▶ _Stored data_
· · · ·

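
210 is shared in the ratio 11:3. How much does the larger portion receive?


Total parts = 11 + 3 = 14
Value per part = 210 / 14 = 15
First share = 11 * 15 = 165
Second share = 3 * 15 = 45
Larger share = 165

165


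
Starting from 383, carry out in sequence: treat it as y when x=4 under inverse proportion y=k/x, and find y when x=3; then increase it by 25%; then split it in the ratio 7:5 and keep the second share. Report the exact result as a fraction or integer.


Start with 383.
Step 1: Inverse prop: k = (383)*4; new y = k/3 = 383*4/3 = 1532/3
Step 2: Increase by 25%: 1532/3 * 125/100 = 1915/3
Step 3: Split 7:5, second share = 1915/3 * 5/12 = 9575/36
Final result = 9575/36

9575/36


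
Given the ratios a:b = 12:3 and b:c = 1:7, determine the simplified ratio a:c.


Given a:b = 12:3 and b:c = 1:7
Make b consistent. Multiply first ratio by 1: a:b = 12:3
Multiply second ratio by 3: b:c = 3:21
Now b = 3 in both, so a:b:c = 12:3:21
Therefore a:c = 12:21
Simplify by GCD: a:c = 4:7

4:7


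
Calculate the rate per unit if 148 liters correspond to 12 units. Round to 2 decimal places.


Total liters = 148
Number of units = 12
Unit rate = 148 / 12
= 12.33 liters per unit

12.33


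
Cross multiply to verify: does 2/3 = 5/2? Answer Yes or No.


Cross multiply to check 2/3 = 5/2
Left cross product: 2 * 2 = 4
Right cross product: 3 * 5 = 15
4 != 15
Not equal, so proportions differ => No

No


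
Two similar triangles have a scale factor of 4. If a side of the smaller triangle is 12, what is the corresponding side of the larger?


Similar triangles have proportional sides
Scale factor = 4
Smaller side = 12
Corresponding larger side = 12 * 4
= 48

48


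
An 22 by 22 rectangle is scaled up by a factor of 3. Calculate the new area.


Original dimensions: 22 x 22
Enlargement factor = 3
New width = 22 * 3 = 66
New height = 22 * 3 = 66
New area = 66 * 66 = 4356

4356


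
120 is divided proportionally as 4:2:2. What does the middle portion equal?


Ratio = 4:2:2
Total parts = 4 + 2 + 2 = 8
Value per part = 120 / 8 = 15
First share = 4 * 15 = 60
Middle share = 2 * 15 = 30
Third share = 2 * 15 = 30

30


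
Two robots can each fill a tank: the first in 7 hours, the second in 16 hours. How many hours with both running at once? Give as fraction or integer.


Rate of A = 1/7 job per hour
Rate of B = 1/16 job per hour
Combined rate = 1/7 + 1/16
Find common denominator: (16 + 7)/(7*16) = 23/112
Combined rate = 23/112 job per hour
Time together = 1 / (23/112) = 112/23 hours

112/23


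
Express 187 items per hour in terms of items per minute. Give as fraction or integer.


Converting from per hour to per minute
Rate = 187 items per hour
Divide by 60: 187/60
= 187/60 items per minute

187/60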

· · · ·

Copy each entry exactly. Omit none.

▶ _Solution to the exercise_
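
210 is shared in the ratio 11:3. How much does the larger portion receive?


Total parts = 11 + 3 = 14
Value per part = 210 / 14 = 15
First share = 11 * 15 = 165
Second share = 3 * 15 = 45
Larger share = 165

165


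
Starting from 383, carry out in sequence: treat it as y when x=4 under inverse proportion y=k/x, and find y when x=3; then increase it by 25%; then split it in the ratio 7:5 and keep the second share. Report the exact result as a fraction or integer.


Start with 383.
Step 1: Inverse prop: k = (383)*4; new y = k/3 = 383*4/3 = 1532/3
Step 2: Increase by 25%: 1532/3 * 125/100 = 1915/3
Step 3: Split 7:5, second share = 1915/3 * 5/12 = 9575/36
Final result = 9575/36

9575/36


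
Given the ratios a:b = 12:3 and b:c = 1:7, determine the simplified ratio a:c.


Given a:b = 12:3 and b:c = 1:7
Make b consistent. Multiply first ratio by 1: a:b = 12:3
Multiply second ratio by 3: b:c = 3:21
Now b = 3 in both, so a:b:c = 12:3:21
Therefore a:c = 12:21
Simplify by GCD: a:c = 4:7

4:7


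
Calculate the rate per unit if 148 liters correspond to 12 units. Round to 2 decimal places.


Total liters = 148
Number of units = 12
Unit rate = 148 / 12
= 12.33 liters per unit

12.33


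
Cross multiply to verify: does 2/3 = 5/2? Answer Yes or No.


Cross multiply to check 2/3 = 5/2
Left cross product: 2 * 2 = 4
Right cross product: 3 * 5 = 15
4 != 15
Not equal, so proportions differ => No

No


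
Two similar triangles have a scale factor of 4. If a side of the smaller triangle is 12, what is the corresponding side of the larger?


Similar triangles have proportional sides
Scale factor = 4
Smaller side = 12
Corresponding larger side = 12 * 4
= 48

48


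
An 22 by 22 rectangle is scaled up by a factor of 3. Calculate the new area.


Original dimensions: 22 x 22
Enlargement factor = 3
New width = 22 * 3 = 66
New height = 22 * 3 = 66
New area = 66 * 66 = 4356

4356


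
120 is divided proportionally as 4:2:2. What does the middle portion equal?


Ratio = 4:2:2
Total parts = 4 + 2 + 2 = 8
Value per part = 120 / 8 = 15
First share = 4 * 15 = 60
Middle share = 2 * 15 = 30
Third share = 2 * 15 = 30

30


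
Two robots can each fill a tank: the first in 7 hours, the second in 16 hours. How many hours with both running at once? Give as fraction or integer.


Rate of A = 1/7 job per hour
Rate of B = 1/16 job per hour
Combined rate = 1/7 + 1/16
Find common denominator: (16 + 7)/(7*16) = 23/112
Combined rate = 23/112 job per hour
Time together = 1 / (23/112) = 112/23 hours

112/23


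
Express 187 items per hour in terms of items per minute. Give as fraction or integer.


Converting from per hour to per minute
Rate = 187 items per hour
Divide by 60: 187/60
= 187/60 items per minute

187/60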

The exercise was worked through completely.